**Exercise description:** Copy out each line of the data that holds the word "permeabilities".

Saved data entries
--

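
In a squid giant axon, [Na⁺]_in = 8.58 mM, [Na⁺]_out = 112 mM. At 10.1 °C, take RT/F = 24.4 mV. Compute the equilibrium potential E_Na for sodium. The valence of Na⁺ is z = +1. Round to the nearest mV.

E = (24.4/z) · ln([Na⁺]_out/[Na⁺]_in) with z = +1.
= (24.4/1) · ln(112/8.58) = 24.40 · ln(13.05)
= 24.40 · (2.5691) = 62.69 mV

63 mV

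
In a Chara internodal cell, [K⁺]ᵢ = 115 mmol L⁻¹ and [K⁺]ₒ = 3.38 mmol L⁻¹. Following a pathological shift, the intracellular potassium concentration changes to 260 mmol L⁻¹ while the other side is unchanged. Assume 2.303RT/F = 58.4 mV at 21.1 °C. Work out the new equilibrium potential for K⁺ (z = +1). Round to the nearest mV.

After the shift: [K⁺]_out = 3.38, [K⁺]_in = 260 mmol L⁻¹.
E_new = (58.4/1)·log₁₀(3.38/260) = 58.40 · (-1.8861) = -110.15 mV

-110 mV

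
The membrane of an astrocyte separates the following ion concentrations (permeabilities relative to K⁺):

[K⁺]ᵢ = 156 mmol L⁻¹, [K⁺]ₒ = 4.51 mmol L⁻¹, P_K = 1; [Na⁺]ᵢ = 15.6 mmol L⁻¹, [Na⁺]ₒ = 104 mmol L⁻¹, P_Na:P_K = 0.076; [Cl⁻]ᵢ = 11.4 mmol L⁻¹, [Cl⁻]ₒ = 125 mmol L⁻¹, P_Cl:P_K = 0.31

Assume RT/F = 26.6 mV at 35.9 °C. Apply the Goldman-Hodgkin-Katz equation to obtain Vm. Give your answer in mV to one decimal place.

-66.7 mV

Vm = 26.6 · ln[(Σ P·[cation]ₒ + Σ P·[anion]ᵢ) / (Σ P·[cation]ᵢ + Σ P·[anion]ₒ)]
Numerator = 1×4.51 + 0.076×104 + 0.31×11.4 = 15.95
Denominator = 1×156 + 0.076×15.6 + 0.31×125 = 195.9
Vm = 26.6 · ln(0.081394) = 26.6 × (-2.5085) = -66.72 mV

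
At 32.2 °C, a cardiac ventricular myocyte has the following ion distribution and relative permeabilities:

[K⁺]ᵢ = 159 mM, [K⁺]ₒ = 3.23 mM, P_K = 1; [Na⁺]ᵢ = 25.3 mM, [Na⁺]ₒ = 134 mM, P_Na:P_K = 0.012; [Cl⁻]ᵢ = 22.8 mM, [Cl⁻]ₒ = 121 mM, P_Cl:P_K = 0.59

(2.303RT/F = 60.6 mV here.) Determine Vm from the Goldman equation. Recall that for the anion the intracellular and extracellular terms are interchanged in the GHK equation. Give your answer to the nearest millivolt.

Vm = 60.6 · log₁₀[(Σ P·[cation]ₒ + Σ P·[anion]ᵢ) / (Σ P·[cation]ᵢ + Σ P·[anion]ₒ)]
Numerator = 1×3.23 + 0.012×134 + 0.59×22.8 = 18.29
Denominator = 1×159 + 0.012×25.3 + 0.59×121 = 230.7
Vm = 60.6 · log₁₀(0.079283) = 60.6 × (-1.1008) = -66.71 mV

-67 mV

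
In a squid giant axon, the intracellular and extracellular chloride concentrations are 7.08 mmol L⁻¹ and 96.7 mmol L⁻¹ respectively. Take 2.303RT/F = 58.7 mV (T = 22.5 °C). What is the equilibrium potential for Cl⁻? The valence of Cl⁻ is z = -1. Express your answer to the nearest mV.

E = (58.7/z) · log₁₀([Cl⁻]_out/[Cl⁻]_in) with z = -1.
For an anion, dividing by z = -1 reverses the sign.
= (58.7/-1) · log₁₀(96.7/7.08) = -58.70 · log₁₀(13.66)
= -58.70 · (1.1354) = -66.65 mV

-67 mV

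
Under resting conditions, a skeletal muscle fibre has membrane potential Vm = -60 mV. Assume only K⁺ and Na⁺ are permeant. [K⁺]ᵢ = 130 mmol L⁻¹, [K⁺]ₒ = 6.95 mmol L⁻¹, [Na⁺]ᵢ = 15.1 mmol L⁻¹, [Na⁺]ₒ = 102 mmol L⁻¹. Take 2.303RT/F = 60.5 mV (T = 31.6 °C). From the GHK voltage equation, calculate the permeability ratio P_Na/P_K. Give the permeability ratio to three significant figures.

0.0627

Let α = P_Na/P_K. GHK: Vm = 60.5·log₁₀[(Kₒ + α·Naₒ)/(Kᵢ + α·Naᵢ)].
10^(Vm/60.5) = 10^(-60.0/60.5) = 0.10192
So 0.10192·(Kᵢ + α·Naᵢ) = Kₒ + α·Naₒ → α = (0.10192·130.0 − 6.95) / (102.0 − 0.10192·15.1)
α = (13.25 − 6.95) / (102.0 − 1.539) = 6.3/100.5 = 0.06271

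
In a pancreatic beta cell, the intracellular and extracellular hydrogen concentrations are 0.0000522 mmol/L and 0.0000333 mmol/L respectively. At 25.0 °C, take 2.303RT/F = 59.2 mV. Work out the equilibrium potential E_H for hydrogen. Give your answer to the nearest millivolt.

E = (59.2/z) · log₁₀([H⁺]_out/[H⁺]_in) with z = +1.
= (59.2/1) · log₁₀(0.0000333/0.0000522) = 59.20 · log₁₀(0.6379)
= 59.20 · (-0.1952) = -11.56 mV

-12 mV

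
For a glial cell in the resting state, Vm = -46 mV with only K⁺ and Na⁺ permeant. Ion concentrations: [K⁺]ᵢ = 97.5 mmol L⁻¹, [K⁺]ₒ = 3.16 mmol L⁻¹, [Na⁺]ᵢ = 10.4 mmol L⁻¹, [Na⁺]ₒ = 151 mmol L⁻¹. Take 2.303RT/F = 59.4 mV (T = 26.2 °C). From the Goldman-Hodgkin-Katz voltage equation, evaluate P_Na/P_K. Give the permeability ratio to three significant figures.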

--

**Output of the exercise:**
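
The membrane of an astrocyte separates the following ion concentrations (permeabilities relative to K⁺):
At 32.2 °C, a cardiac ventricular myocyte has the following ion distribution and relative permeabilities: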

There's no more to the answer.